→ WHAT IS REQUIRED
For the data below, count the lines that have the string "syllables" and state that number by itself.

(Dataset entries)
::::::::

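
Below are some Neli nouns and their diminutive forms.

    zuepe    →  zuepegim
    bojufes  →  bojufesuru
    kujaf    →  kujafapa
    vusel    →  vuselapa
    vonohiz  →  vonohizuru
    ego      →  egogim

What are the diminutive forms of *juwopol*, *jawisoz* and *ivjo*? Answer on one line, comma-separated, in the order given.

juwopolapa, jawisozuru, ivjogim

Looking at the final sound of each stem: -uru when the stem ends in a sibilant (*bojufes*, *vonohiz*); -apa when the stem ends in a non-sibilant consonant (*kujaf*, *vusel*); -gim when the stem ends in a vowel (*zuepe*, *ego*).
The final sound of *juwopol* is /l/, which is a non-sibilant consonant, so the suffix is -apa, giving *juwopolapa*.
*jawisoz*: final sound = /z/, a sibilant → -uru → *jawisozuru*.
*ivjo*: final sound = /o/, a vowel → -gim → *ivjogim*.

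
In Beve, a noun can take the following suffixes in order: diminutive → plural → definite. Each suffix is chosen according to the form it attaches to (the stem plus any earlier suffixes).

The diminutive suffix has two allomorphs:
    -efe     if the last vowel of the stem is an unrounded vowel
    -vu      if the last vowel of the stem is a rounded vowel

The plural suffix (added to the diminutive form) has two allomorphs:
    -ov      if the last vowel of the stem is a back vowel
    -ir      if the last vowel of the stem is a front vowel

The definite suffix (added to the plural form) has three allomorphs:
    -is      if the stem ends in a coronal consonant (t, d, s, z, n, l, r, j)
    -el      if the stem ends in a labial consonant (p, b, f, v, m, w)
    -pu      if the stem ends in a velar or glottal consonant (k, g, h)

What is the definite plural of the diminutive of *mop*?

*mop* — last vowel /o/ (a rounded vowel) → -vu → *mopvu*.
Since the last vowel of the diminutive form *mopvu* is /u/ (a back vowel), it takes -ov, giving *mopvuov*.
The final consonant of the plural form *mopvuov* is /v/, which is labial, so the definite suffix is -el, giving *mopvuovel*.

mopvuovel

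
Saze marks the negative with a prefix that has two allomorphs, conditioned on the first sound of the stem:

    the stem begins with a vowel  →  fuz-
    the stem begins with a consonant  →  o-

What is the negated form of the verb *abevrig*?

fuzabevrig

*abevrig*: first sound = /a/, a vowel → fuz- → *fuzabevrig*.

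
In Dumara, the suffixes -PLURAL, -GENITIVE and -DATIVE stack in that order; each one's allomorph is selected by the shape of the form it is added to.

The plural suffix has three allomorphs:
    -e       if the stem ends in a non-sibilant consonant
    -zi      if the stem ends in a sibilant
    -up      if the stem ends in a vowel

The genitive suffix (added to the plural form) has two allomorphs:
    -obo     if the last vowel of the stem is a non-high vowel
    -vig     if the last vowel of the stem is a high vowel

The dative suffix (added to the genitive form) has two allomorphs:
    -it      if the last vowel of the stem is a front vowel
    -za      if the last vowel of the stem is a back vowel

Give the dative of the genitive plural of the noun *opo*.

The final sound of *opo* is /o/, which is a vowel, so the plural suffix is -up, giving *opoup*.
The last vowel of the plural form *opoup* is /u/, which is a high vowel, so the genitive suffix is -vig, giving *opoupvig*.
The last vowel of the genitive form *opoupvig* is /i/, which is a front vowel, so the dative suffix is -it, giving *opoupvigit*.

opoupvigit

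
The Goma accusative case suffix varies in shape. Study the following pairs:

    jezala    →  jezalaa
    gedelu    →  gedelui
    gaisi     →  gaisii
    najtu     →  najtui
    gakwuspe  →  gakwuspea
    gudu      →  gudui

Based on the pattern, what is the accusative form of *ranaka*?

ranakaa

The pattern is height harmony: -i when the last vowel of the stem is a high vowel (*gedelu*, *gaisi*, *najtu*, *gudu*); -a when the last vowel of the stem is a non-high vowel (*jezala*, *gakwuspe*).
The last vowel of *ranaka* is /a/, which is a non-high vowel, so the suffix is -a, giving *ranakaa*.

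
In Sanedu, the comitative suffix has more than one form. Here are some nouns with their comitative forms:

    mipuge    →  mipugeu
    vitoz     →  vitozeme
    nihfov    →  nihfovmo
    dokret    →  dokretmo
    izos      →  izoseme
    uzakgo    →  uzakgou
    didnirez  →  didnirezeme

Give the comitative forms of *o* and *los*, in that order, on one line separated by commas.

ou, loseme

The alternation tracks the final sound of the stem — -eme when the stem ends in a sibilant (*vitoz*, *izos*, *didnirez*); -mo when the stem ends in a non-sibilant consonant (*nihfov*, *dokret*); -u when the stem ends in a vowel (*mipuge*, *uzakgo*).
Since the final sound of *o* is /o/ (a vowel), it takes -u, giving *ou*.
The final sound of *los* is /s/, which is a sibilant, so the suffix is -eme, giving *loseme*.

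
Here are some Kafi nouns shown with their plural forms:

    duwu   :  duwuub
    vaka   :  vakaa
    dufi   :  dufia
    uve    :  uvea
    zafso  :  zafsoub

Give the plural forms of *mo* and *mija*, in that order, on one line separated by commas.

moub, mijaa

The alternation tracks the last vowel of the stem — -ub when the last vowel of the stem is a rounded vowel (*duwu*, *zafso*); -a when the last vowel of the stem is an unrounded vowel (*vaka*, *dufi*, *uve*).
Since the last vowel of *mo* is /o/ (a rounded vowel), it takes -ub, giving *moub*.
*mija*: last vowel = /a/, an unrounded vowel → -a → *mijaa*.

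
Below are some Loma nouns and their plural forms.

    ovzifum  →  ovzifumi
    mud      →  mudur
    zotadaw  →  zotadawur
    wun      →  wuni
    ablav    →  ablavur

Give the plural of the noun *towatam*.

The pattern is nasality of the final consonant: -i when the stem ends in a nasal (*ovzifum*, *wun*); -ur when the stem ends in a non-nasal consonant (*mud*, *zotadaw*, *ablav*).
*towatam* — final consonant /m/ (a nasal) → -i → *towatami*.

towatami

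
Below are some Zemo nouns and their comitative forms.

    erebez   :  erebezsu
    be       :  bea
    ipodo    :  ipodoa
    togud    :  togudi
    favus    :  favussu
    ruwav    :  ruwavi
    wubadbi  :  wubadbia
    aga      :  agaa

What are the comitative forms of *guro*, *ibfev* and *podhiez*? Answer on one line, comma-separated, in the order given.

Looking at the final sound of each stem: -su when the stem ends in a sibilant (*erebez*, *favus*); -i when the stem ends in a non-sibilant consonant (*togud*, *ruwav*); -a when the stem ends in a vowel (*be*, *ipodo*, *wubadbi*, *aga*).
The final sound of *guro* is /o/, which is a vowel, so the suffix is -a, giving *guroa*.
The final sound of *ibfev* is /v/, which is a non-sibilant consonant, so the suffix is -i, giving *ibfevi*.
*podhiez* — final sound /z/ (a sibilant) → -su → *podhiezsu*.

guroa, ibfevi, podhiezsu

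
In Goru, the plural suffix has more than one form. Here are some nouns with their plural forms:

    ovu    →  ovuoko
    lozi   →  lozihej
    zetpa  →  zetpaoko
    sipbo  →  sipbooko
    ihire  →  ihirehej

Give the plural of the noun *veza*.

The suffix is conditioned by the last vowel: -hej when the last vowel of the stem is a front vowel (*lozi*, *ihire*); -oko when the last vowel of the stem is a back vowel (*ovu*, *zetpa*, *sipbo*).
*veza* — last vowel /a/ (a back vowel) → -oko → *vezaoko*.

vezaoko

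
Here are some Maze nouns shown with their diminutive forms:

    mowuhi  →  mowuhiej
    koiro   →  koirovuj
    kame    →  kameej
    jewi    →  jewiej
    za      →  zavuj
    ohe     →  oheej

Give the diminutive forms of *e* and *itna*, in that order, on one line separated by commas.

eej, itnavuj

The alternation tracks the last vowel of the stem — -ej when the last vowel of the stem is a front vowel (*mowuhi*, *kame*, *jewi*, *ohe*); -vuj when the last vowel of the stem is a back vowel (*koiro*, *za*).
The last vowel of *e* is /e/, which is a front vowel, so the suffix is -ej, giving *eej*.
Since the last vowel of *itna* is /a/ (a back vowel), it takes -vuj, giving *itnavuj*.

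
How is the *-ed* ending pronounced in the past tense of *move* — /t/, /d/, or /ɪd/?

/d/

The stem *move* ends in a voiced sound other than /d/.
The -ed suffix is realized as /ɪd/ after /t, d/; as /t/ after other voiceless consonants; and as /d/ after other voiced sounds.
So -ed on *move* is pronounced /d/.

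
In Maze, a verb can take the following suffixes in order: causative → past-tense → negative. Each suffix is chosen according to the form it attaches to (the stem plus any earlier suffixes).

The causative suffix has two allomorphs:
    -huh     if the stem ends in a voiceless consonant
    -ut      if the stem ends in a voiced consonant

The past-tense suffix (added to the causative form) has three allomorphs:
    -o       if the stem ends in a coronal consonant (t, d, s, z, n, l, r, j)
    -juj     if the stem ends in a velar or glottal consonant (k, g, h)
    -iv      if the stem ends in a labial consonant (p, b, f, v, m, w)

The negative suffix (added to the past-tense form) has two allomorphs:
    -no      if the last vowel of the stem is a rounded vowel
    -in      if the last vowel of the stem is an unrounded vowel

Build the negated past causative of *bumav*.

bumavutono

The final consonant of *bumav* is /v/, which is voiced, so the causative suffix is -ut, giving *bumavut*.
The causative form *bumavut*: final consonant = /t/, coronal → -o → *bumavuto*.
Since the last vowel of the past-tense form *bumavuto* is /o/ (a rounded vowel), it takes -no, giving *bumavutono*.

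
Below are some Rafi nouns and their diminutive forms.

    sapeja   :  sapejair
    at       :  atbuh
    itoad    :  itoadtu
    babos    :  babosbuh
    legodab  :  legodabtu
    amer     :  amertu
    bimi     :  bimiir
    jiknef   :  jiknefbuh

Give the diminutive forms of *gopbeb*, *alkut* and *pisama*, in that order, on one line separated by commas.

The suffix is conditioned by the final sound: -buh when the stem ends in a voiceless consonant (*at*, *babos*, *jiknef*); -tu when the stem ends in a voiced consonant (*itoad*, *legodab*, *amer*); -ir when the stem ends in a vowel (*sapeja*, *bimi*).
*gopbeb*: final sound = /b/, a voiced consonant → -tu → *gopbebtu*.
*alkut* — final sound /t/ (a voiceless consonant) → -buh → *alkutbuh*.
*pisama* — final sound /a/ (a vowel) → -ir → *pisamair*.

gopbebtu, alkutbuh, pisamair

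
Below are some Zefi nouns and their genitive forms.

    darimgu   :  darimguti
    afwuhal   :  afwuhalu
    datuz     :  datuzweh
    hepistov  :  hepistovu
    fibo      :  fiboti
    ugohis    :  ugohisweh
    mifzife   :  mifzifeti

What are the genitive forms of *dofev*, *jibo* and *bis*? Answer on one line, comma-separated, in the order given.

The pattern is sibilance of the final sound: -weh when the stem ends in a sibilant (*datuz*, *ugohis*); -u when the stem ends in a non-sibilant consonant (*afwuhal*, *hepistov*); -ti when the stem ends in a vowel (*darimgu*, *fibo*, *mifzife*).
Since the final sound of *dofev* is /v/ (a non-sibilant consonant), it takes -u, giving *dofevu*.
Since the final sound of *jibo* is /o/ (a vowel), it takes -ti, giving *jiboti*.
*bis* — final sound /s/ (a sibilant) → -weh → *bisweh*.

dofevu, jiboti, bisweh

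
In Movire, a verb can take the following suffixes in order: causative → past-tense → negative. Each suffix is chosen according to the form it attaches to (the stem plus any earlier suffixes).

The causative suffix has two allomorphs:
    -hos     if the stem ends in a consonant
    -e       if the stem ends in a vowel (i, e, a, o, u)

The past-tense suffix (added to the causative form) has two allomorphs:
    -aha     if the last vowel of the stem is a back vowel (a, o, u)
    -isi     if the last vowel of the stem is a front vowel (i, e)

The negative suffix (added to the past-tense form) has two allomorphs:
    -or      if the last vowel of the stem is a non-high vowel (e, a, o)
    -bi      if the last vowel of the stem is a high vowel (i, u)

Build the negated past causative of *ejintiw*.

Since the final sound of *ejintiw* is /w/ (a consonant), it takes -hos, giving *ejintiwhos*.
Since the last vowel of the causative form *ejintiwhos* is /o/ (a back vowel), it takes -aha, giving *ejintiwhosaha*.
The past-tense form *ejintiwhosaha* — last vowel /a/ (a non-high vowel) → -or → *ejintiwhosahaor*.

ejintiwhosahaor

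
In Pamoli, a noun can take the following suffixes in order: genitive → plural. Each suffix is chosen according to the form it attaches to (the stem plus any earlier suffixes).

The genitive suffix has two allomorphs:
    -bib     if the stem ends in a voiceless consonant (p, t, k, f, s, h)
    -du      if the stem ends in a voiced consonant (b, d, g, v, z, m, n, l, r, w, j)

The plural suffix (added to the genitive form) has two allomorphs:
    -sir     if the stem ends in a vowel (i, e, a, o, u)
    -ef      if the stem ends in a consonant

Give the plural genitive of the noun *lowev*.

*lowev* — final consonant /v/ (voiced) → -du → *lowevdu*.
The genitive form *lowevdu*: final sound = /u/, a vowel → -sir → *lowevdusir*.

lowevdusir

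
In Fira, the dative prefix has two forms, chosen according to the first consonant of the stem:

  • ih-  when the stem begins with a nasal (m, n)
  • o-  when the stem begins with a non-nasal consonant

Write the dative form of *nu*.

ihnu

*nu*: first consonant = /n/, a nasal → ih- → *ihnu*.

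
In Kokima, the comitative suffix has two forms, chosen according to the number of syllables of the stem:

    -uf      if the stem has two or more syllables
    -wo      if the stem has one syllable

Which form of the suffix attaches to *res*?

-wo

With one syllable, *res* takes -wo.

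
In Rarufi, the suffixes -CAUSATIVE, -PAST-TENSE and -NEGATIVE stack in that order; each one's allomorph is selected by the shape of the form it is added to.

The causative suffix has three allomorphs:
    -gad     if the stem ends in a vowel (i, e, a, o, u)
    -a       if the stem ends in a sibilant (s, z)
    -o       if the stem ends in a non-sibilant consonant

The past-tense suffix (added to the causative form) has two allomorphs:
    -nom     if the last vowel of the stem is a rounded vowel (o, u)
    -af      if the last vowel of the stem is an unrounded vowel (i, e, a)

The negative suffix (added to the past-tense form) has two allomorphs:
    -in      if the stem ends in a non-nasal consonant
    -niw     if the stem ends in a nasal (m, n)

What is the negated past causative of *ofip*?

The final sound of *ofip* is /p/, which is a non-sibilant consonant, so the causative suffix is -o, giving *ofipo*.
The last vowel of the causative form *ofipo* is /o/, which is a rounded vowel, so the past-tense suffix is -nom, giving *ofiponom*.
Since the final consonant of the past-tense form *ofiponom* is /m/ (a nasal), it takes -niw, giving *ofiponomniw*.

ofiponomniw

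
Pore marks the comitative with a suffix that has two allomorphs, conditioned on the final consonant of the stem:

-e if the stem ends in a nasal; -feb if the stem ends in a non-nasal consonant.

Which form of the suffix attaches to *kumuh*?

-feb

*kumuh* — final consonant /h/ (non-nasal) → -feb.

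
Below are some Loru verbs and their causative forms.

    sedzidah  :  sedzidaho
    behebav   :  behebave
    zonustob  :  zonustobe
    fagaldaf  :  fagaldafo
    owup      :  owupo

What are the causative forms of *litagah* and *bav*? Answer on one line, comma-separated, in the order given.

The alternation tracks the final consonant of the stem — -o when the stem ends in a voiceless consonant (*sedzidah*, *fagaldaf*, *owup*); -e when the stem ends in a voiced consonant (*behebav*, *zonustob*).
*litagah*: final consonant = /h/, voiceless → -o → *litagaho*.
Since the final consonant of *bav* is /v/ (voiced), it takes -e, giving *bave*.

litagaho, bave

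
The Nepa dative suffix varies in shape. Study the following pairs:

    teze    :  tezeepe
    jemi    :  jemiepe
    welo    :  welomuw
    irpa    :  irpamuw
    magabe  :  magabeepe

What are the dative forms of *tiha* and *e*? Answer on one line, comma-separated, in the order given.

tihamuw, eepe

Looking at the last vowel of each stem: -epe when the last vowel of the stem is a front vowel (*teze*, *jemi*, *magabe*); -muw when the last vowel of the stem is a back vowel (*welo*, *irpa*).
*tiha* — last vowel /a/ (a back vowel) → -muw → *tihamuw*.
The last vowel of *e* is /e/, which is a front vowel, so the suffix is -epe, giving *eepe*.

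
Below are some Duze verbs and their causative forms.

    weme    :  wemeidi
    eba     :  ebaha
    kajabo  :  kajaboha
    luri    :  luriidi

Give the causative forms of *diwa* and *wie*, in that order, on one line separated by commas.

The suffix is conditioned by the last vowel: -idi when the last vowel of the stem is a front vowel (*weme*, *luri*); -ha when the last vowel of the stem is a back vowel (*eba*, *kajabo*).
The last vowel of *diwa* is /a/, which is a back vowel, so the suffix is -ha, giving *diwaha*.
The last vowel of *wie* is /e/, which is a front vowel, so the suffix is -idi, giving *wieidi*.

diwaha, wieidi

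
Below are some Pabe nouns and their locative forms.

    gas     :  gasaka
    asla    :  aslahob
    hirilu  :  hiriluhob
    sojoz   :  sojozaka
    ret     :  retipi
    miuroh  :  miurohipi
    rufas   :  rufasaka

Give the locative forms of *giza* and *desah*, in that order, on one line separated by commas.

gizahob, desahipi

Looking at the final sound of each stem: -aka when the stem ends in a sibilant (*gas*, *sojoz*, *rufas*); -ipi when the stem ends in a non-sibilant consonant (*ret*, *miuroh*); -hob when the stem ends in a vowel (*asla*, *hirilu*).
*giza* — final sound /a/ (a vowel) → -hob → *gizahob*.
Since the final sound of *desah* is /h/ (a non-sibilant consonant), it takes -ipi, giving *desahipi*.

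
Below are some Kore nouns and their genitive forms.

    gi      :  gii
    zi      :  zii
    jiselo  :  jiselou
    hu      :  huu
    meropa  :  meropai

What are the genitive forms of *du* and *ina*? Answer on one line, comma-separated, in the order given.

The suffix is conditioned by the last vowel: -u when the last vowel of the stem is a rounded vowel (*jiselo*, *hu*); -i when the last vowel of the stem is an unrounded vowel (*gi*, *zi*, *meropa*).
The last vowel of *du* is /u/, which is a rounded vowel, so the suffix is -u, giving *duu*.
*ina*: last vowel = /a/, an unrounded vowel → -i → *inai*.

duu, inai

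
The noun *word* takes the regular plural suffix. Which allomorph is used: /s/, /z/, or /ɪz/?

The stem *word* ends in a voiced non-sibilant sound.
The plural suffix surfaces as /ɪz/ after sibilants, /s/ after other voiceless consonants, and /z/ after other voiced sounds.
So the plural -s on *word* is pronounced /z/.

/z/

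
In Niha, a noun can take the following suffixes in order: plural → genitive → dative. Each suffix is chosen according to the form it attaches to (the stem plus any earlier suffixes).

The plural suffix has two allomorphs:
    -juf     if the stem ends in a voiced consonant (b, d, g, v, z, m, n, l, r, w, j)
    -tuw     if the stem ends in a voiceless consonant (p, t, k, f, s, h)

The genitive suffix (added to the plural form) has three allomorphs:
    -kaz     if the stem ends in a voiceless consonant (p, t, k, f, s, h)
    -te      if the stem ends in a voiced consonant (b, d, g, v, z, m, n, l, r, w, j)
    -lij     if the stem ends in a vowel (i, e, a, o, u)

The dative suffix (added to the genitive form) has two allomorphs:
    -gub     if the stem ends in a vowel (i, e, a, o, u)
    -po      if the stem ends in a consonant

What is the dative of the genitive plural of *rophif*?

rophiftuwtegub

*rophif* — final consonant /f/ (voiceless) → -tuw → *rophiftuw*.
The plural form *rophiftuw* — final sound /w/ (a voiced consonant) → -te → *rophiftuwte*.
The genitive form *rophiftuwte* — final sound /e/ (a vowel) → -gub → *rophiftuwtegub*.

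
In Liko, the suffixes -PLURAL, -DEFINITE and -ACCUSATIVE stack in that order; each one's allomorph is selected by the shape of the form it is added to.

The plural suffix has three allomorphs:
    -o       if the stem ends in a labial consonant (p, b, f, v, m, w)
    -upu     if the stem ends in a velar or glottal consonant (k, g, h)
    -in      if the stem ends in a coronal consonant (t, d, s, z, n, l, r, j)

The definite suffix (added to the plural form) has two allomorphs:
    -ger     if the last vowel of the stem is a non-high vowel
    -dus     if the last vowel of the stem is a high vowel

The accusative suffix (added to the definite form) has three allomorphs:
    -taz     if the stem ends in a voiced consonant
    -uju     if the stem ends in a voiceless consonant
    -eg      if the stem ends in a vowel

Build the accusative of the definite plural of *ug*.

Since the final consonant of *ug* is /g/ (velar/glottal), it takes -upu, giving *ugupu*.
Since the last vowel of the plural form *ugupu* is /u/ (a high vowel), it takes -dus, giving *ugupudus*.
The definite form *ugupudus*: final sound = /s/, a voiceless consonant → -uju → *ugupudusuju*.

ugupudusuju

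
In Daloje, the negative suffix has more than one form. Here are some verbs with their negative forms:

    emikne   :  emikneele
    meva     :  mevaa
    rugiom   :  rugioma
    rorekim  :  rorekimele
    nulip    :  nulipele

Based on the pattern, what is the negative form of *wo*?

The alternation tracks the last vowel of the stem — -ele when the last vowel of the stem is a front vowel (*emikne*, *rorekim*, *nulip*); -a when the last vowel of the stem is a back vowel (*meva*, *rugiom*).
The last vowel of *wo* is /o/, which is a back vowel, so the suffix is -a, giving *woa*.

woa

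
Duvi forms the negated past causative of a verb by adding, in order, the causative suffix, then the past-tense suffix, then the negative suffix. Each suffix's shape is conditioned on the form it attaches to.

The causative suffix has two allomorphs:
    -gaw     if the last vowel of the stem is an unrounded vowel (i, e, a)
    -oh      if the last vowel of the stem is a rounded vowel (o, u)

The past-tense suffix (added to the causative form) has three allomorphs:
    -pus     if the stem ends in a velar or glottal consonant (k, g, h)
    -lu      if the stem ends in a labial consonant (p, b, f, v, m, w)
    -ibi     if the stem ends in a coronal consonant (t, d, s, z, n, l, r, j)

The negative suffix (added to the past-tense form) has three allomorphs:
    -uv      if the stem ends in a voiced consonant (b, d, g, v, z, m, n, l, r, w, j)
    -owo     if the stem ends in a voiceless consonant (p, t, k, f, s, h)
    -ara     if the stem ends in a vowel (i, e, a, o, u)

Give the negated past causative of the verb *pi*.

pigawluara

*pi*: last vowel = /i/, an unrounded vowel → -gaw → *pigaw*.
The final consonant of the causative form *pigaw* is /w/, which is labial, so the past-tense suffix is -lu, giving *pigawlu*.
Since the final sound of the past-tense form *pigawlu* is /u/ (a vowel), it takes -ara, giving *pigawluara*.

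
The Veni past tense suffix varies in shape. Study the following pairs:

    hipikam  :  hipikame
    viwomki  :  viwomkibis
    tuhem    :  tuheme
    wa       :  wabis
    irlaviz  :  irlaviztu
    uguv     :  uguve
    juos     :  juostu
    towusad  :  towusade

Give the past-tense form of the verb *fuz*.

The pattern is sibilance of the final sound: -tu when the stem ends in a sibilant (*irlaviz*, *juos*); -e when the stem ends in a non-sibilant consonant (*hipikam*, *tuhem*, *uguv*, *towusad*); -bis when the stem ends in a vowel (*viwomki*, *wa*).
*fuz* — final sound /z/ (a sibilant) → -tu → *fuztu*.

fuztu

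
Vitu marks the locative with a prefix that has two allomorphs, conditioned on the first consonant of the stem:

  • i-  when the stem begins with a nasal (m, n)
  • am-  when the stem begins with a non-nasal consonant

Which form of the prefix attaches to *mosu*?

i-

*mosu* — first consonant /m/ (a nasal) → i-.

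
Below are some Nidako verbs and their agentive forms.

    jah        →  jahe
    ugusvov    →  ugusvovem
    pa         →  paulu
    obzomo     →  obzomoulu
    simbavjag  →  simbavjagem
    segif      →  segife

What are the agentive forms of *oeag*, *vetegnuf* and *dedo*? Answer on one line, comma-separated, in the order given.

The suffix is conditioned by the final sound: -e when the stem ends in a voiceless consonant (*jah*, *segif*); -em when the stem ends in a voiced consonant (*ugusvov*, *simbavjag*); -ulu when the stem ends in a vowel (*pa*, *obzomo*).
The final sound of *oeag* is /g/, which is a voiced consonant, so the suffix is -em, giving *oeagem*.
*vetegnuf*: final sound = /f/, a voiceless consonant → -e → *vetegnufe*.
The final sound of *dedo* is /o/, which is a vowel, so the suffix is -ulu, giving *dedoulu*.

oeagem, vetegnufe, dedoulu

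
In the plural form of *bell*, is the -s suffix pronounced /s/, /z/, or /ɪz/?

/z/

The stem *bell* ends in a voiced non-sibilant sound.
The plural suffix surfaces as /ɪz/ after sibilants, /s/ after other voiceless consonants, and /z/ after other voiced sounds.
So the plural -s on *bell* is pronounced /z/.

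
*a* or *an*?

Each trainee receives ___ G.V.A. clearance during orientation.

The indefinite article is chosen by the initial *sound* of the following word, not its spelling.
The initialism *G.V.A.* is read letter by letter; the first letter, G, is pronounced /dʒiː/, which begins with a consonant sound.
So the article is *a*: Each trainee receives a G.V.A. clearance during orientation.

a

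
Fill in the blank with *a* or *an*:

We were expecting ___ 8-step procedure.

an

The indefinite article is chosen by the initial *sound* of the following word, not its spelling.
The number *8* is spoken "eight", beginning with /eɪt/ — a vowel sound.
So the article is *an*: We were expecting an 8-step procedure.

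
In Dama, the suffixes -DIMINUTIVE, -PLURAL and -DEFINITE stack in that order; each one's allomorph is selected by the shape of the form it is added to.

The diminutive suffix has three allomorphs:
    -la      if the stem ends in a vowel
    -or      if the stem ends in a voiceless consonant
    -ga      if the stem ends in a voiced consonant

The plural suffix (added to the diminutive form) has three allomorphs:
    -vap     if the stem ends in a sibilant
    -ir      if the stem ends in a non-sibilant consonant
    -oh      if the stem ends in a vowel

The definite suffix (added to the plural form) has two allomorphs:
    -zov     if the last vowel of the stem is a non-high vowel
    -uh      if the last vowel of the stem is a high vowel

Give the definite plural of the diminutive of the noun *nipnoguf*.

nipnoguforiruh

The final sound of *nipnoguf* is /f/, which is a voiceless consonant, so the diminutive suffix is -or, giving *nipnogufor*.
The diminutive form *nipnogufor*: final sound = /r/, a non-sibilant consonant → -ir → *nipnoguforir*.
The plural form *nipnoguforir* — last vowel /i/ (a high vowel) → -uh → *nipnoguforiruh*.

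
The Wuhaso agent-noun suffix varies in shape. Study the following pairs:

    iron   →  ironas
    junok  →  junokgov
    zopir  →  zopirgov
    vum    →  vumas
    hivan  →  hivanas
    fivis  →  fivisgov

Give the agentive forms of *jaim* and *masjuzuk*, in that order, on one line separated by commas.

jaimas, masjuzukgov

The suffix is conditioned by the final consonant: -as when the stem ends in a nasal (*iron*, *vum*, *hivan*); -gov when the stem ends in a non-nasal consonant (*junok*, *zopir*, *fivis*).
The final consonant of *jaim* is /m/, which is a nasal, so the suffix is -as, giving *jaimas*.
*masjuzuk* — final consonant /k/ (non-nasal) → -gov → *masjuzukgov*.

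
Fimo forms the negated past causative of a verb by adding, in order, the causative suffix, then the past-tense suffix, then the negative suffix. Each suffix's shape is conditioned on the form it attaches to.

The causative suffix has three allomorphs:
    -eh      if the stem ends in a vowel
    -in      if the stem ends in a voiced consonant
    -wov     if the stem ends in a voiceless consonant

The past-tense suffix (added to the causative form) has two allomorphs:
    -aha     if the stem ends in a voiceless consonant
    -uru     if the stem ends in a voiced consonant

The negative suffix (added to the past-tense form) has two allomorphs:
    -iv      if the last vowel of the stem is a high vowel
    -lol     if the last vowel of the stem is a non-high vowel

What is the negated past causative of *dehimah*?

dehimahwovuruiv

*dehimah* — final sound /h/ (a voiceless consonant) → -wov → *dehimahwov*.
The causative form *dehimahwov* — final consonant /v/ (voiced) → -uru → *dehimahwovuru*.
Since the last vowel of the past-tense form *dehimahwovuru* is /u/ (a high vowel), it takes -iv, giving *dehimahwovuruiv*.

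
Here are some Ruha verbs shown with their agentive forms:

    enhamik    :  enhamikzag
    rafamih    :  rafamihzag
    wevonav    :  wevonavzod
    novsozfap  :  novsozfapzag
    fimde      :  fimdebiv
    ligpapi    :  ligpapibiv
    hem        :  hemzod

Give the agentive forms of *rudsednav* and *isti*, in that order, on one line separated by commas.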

::::::::

→ EXERCISE RESULT
2